[Saved entries]

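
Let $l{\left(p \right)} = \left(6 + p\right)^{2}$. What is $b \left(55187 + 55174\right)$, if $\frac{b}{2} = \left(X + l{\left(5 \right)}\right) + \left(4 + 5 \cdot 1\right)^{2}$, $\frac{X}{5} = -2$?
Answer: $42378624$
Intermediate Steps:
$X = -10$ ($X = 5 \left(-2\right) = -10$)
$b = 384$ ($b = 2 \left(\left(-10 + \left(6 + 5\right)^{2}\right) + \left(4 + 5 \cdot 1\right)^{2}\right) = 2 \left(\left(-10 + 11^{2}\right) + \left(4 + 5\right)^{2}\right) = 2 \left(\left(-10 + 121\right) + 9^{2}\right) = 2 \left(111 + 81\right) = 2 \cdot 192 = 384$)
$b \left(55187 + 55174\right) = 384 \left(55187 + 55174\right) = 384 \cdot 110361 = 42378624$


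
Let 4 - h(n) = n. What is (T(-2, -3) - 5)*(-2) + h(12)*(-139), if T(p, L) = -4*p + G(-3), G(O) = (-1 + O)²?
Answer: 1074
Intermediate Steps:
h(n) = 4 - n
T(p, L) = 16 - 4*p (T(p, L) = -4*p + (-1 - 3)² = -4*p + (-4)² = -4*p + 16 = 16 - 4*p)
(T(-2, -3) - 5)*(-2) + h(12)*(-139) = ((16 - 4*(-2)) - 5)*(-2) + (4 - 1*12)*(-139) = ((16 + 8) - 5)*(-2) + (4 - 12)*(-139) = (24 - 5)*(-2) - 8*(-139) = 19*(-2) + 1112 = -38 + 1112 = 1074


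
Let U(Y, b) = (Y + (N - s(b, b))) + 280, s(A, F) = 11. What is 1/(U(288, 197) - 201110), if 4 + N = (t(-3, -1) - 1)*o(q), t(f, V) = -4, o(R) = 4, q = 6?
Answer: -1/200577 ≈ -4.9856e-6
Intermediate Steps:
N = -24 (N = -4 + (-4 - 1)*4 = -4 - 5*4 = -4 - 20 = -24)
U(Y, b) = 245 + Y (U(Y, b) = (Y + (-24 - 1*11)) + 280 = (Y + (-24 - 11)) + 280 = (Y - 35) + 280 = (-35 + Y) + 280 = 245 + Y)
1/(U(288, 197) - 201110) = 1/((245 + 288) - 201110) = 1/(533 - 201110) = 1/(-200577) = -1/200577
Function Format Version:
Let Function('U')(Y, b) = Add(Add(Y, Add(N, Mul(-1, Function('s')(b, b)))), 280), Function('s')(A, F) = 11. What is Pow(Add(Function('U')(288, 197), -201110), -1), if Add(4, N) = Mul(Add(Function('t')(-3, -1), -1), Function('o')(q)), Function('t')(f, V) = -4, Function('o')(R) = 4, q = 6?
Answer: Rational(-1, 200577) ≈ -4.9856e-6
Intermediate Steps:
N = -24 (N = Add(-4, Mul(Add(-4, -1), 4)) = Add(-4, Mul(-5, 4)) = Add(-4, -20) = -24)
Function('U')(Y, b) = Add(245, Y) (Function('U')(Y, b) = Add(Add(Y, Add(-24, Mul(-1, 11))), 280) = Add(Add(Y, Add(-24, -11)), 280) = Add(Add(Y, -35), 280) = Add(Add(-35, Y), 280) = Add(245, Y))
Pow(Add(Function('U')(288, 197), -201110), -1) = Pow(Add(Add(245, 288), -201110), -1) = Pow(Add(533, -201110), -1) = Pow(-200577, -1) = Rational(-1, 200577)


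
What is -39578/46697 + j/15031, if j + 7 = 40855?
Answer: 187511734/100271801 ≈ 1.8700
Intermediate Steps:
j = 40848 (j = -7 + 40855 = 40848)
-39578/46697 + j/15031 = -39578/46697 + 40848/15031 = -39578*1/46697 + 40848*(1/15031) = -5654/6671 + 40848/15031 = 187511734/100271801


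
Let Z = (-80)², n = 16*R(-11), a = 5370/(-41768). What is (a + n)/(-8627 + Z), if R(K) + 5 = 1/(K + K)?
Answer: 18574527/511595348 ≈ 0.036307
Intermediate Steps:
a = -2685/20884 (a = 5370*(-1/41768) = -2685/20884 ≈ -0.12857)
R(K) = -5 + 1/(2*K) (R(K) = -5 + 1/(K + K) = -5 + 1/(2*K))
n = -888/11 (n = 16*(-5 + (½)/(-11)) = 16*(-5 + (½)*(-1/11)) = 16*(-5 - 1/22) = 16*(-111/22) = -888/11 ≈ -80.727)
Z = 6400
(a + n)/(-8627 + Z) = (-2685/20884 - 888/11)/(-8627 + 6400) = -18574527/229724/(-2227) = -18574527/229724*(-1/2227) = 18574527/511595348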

◆ **AIM OF THE TASK**: What lines of the data include the word "Answer"? Copy each of them.

◆ **SOLUTION TO THIS EXERCISE**:
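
Answer: $42378624$
Answer: 1074
Answer: -1/200577 ≈ -4.9856e-6
Answer: Rational(-1, 200577) ≈ -4.9856e-6
Answer: 187511734/100271801 ≈ 1.8700
Answer: 18574527/511595348 ≈ 0.036307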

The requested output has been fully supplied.